Your output should repeat each record below with no differences.

★ ★ ★ ★

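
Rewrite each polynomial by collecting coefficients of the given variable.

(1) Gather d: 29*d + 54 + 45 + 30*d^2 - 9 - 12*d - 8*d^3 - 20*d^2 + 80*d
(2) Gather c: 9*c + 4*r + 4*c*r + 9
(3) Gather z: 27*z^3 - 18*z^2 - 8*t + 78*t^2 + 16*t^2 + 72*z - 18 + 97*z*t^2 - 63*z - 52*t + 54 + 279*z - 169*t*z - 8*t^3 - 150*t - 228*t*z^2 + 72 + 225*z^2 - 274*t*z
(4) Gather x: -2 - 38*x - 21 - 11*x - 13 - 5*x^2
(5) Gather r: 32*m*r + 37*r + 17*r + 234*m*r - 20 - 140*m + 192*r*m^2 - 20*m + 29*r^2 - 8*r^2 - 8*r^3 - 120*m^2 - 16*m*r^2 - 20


(1) = -8*d^3 + 10*d^2 + 97*d + 90
(2) = c*(4*r + 9) + 4*r + 9
(3) = -8*t^3 + 94*t^2 - 210*t + 27*z^3 + z^2*(207 - 228*t) + z*(97*t^2 - 443*t + 288) + 108
(4) = -5*x^2 - 49*x - 36
(5) = -120*m^2 - 160*m - 8*r^3 + r^2*(21 - 16*m) + r*(192*m^2 + 266*m + 54) - 40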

★ ★ ★ ★

-- Answer area --
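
Rewrite each polynomial by collecting coefficients of the given variable.

(1) Gather d: 29*d + 54 + 45 + 30*d^2 - 9 - 12*d - 8*d^3 - 20*d^2 + 80*d
(2) Gather c: 9*c + 4*r + 4*c*r + 9
(3) Gather z: 27*z^3 - 18*z^2 - 8*t + 78*t^2 + 16*t^2 + 72*z - 18 + 97*z*t^2 - 63*z - 52*t + 54 + 279*z - 169*t*z - 8*t^3 - 150*t - 228*t*z^2 + 72 + 225*z^2 - 274*t*z
(4) Gather x: -2 - 38*x - 21 - 11*x - 13 - 5*x^2
(5) Gather r: 32*m*r + 37*r + 17*r + 234*m*r - 20 - 140*m + 192*r*m^2 - 20*m + 29*r^2 - 8*r^2 - 8*r^3 - 120*m^2 - 16*m*r^2 - 20


(1) = -8*d^3 + 10*d^2 + 97*d + 90
(2) = c*(4*r + 9) + 4*r + 9
(3) = -8*t^3 + 94*t^2 - 210*t + 27*z^3 + z^2*(207 - 228*t) + z*(97*t^2 - 443*t + 288) + 108
(4) = -5*x^2 - 49*x - 36
(5) = -120*m^2 - 160*m - 8*r^3 + r^2*(21 - 16*m) + r*(192*m^2 + 266*m + 54) - 40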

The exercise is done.